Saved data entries

* * * * * * *

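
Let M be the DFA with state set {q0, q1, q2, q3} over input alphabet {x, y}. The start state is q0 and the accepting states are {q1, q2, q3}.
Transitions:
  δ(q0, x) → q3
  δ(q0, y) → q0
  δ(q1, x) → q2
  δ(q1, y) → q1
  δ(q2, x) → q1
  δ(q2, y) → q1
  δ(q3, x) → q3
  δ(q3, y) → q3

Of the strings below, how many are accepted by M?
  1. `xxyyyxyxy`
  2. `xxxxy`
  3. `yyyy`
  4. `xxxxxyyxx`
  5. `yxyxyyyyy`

4

`xxyyyxyxy`: accepted
`xxxxy`: accepted
`yyyy`: rejected
`xxxxxyyxx`: accepted
`yxyxyyyyy`: accepted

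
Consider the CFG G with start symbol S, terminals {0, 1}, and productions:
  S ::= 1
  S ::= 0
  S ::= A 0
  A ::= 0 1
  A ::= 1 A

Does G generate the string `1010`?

yes

S ⇒ A0 ⇒ 1A0 ⇒ 1010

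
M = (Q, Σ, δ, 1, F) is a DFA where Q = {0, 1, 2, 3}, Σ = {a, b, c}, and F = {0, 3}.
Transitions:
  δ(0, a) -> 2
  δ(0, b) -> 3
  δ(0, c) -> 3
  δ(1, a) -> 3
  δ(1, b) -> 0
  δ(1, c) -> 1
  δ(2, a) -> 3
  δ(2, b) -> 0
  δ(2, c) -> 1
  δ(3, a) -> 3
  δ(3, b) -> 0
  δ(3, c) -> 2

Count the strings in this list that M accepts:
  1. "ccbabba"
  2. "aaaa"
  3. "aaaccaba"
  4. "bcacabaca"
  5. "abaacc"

"ccbabba": accepted
"aaaa": accepted
"aaaccaba": rejected
"bcacabaca": accepted
"abaacc": rejected

3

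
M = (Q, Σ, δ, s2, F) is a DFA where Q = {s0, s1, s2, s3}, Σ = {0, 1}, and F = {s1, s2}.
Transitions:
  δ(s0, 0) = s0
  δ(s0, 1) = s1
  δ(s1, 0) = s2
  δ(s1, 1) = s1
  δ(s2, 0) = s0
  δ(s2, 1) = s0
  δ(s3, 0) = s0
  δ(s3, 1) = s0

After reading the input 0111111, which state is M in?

s1

s2 --0--> s0
s0 --1--> s1
s1 --1--> s1
s1 --1--> s1
s1 --1--> s1
s1 --1--> s1
s1 --1--> s1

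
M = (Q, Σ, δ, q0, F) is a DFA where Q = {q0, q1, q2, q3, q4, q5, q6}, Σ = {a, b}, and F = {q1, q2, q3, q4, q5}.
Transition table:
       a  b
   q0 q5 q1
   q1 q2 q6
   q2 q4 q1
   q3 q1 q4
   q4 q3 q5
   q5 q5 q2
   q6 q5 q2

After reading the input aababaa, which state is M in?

q5

q0 --a--> q5
q5 --a--> q5
q5 --b--> q2
q2 --a--> q4
q4 --b--> q5
q5 --a--> q5
q5 --a--> q5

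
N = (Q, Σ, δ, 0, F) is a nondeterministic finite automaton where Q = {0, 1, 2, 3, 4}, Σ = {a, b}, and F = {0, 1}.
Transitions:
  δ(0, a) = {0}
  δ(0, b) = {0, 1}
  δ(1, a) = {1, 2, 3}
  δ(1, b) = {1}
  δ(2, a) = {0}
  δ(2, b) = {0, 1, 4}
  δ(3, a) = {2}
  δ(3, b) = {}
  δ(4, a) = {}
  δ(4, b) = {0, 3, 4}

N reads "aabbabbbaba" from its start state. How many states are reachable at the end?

Start: {0}
read a: {0}
read a: {0}
read b: {0, 1}
read b: {0, 1}
read a: {0, 1, 2, 3}
read b: {0, 1, 4}
read b: {0, 1, 3, 4}
read b: {0, 1, 3, 4}
read a: {0, 1, 2, 3}
read b: {0, 1, 4}
read a: {0, 1, 2, 3}
Final reachable set {0, 1, 2, 3} has 4 states.

4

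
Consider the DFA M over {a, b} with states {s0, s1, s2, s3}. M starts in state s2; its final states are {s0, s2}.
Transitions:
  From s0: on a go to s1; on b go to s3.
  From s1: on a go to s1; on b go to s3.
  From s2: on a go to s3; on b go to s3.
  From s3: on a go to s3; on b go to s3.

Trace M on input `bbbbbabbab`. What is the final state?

s2 --b--> s3
s3 --b--> s3
s3 --b--> s3
s3 --b--> s3
s3 --b--> s3
s3 --a--> s3
s3 --b--> s3
s3 --b--> s3
s3 --a--> s3
s3 --b--> s3

s3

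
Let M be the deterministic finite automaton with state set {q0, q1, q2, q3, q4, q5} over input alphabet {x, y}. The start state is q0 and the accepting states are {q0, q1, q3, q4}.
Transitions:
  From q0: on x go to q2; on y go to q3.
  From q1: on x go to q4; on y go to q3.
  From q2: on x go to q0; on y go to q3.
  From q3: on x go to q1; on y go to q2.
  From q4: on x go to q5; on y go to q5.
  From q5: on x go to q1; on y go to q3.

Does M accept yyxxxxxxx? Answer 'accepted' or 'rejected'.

q0 --y--> q3
q3 --y--> q2
q2 --x--> q0
q0 --x--> q2
q2 --x--> q0
q0 --x--> q2
q2 --x--> q0
q0 --x--> q2
q2 --x--> q0
End in state q0, which is an accepting state.

accepted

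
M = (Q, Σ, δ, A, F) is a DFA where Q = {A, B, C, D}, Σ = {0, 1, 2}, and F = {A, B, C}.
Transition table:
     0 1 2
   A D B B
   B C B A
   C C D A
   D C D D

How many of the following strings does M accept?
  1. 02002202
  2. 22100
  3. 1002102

3

02002202: accepted
22100: accepted
1002102: accepted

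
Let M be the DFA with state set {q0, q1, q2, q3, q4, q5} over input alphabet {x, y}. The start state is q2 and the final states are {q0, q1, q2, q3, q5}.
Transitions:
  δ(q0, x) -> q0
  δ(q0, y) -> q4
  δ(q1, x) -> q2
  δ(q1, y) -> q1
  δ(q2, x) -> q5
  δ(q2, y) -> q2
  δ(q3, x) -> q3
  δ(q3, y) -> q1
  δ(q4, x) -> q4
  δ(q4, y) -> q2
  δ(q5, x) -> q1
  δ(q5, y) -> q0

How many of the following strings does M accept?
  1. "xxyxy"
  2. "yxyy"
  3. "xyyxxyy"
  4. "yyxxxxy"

3

"xxyxy": accepted
"yxyy": rejected
"xyyxxyy": accepted
"yyxxxxy": accepted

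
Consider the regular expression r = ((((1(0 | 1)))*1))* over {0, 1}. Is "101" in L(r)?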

* * * * * * *

**Your task**
Type the records again in full, matching them exactly.

**Response below**
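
Let M be the DFA with state set {q0, q1, q2, q3} over input alphabet {x, y}. The start state is q0 and the accepting states are {q1, q2, q3}.
Transitions:
  δ(q0, x) → q3
  δ(q0, y) → q0
  δ(q1, x) → q2
  δ(q1, y) → q1
  δ(q2, x) → q1
  δ(q2, y) → q1
  δ(q3, x) → q3
  δ(q3, y) → q3

Of the strings below, how many are accepted by M?
  1. `xxyyyxyxy`
  2. `xxxxy`
  3. `yyyy`
  4. `xxxxxyyxx`
  5. `yxyxyyyyy`

4

`xxyyyxyxy`: accepted
`xxxxy`: accepted
`yyyy`: rejected
`xxxxxyyxx`: accepted
`yxyxyyyyy`: accepted

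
Consider the CFG G with start symbol S, terminals {0, 1}, and productions:
  S ::= 1
  S ::= 0
  S ::= A 0
  A ::= 0 1
  A ::= 1 A

Does G generate the string `1010`?

yes

S ⇒ A0 ⇒ 1A0 ⇒ 1010

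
M = (Q, Σ, δ, 1, F) is a DFA where Q = {0, 1, 2, 3}, Σ = {a, b, c}, and F = {0, 3}.
Transitions:
  δ(0, a) -> 2
  δ(0, b) -> 3
  δ(0, c) -> 3
  δ(1, a) -> 3
  δ(1, b) -> 0
  δ(1, c) -> 1
  δ(2, a) -> 3
  δ(2, b) -> 0
  δ(2, c) -> 1
  δ(3, a) -> 3
  δ(3, b) -> 0
  δ(3, c) -> 2

Count the strings in this list that M accepts:
  1. "ccbabba"
  2. "aaaa"
  3. "aaaccaba"
  4. "bcacabaca"
  5. "abaacc"

"ccbabba": accepted
"aaaa": accepted
"aaaccaba": rejected
"bcacabaca": accepted
"abaacc": rejected

3

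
M = (Q, Σ, δ, s2, F) is a DFA where Q = {s0, s1, s2, s3}, Σ = {0, 1}, and F = {s1, s2}.
Transitions:
  δ(s0, 0) = s0
  δ(s0, 1) = s1
  δ(s1, 0) = s2
  δ(s1, 1) = s1
  δ(s2, 0) = s0
  δ(s2, 1) = s0
  δ(s3, 0) = s0
  δ(s3, 1) = s0

After reading the input 0111111, which state is M in?

s1

s2 --0--> s0
s0 --1--> s1
s1 --1--> s1
s1 --1--> s1
s1 --1--> s1
s1 --1--> s1
s1 --1--> s1

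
M = (Q, Σ, δ, q0, F) is a DFA where Q = {q0, q1, q2, q3, q4, q5, q6}, Σ = {a, b}, and F = {q1, q2, q3, q4, q5}.
Transition table:
       a  b
   q0 q5 q1
   q1 q2 q6
   q2 q4 q1
   q3 q1 q4
   q4 q3 q5
   q5 q5 q2
   q6 q5 q2

After reading the input aababaa, which state is M in?

q5

q0 --a--> q5
q5 --a--> q5
q5 --b--> q2
q2 --a--> q4
q4 --b--> q5
q5 --a--> q5
q5 --a--> q5

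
N = (Q, Σ, δ, 0, F) is a nondeterministic finite automaton where Q = {0, 1, 2, 3, 4}, Σ = {a, b}, and F = {0, 1}.
Transitions:
  δ(0, a) = {0}
  δ(0, b) = {0, 1}
  δ(1, a) = {1, 2, 3}
  δ(1, b) = {1}
  δ(2, a) = {0}
  δ(2, b) = {0, 1, 4}
  δ(3, a) = {2}
  δ(3, b) = {}
  δ(4, a) = {}
  δ(4, b) = {0, 3, 4}

N reads "aabbabbbaba" from its start state. How many states are reachable at the end?

Start: {0}
read a: {0}
read a: {0}
read b: {0, 1}
read b: {0, 1}
read a: {0, 1, 2, 3}
read b: {0, 1, 4}
read b: {0, 1, 3, 4}
read b: {0, 1, 3, 4}
read a: {0, 1, 2, 3}
read b: {0, 1, 4}
read a: {0, 1, 2, 3}
Final reachable set {0, 1, 2, 3} has 4 states.

4

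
Consider the DFA M over {a, b} with states {s0, s1, s2, s3}. M starts in state s2; its final states are {s0, s2}.
Transitions:
  From s0: on a go to s1; on b go to s3.
  From s1: on a go to s1; on b go to s3.
  From s2: on a go to s3; on b go to s3.
  From s3: on a go to s3; on b go to s3.

Trace M on input `bbbbbabbab`. What is the final state?

s2 --b--> s3
s3 --b--> s3
s3 --b--> s3
s3 --b--> s3
s3 --b--> s3
s3 --a--> s3
s3 --b--> s3
s3 --b--> s3
s3 --a--> s3
s3 --b--> s3

s3

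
Let M be the deterministic finite automaton with state set {q0, q1, q2, q3, q4, q5} over input alphabet {x, y}. The start state is q0 and the accepting states are {q0, q1, q3, q4}.
Transitions:
  From q0: on x go to q2; on y go to q3.
  From q1: on x go to q4; on y go to q3.
  From q2: on x go to q0; on y go to q3.
  From q3: on x go to q1; on y go to q2.
  From q4: on x go to q5; on y go to q5.
  From q5: on x go to q1; on y go to q3.

Does M accept yyxxxxxxx? Answer 'accepted' or 'rejected'.

q0 --y--> q3
q3 --y--> q2
q2 --x--> q0
q0 --x--> q2
q2 --x--> q0
q0 --x--> q2
q2 --x--> q0
q0 --x--> q2
q2 --x--> q0
End in state q0, which is an accepting state.

accepted

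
M = (Q, Σ, δ, A, F) is a DFA where Q = {A, B, C, D}, Σ = {0, 1, 2}, and F = {A, B, C}.
Transition table:
     0 1 2
   A D B B
   B C B A
   C C D A
   D C D D

How many of the following strings does M accept?
  1. 02002202
  2. 22100
  3. 1002102

3

02002202: accepted
22100: accepted
1002102: accepted

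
Let M be the DFA with state set {q0, q1, q2, q3, q4, q5} over input alphabet {x, y}. The start state is q2 and the final states are {q0, q1, q2, q3, q5}.
Transitions:
  δ(q0, x) -> q0
  δ(q0, y) -> q4
  δ(q1, x) -> q2
  δ(q1, y) -> q1
  δ(q2, x) -> q5
  δ(q2, y) -> q2
  δ(q3, x) -> q3
  δ(q3, y) -> q1
  δ(q4, x) -> q4
  δ(q4, y) -> q2
  δ(q5, x) -> q1
  δ(q5, y) -> q0

How many of the following strings does M accept?
  1. "xxyxy"
  2. "yxyy"
  3. "xyyxxyy"
  4. "yyxxxxy"

3

"xxyxy": accepted
"yxyy": rejected
"xyyxxyy": accepted
"yyxxxxy": accepted

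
Consider the regular expression r = ((((1(0 | 1)))*1))* over {0, 1}. Is "101" in L(r)?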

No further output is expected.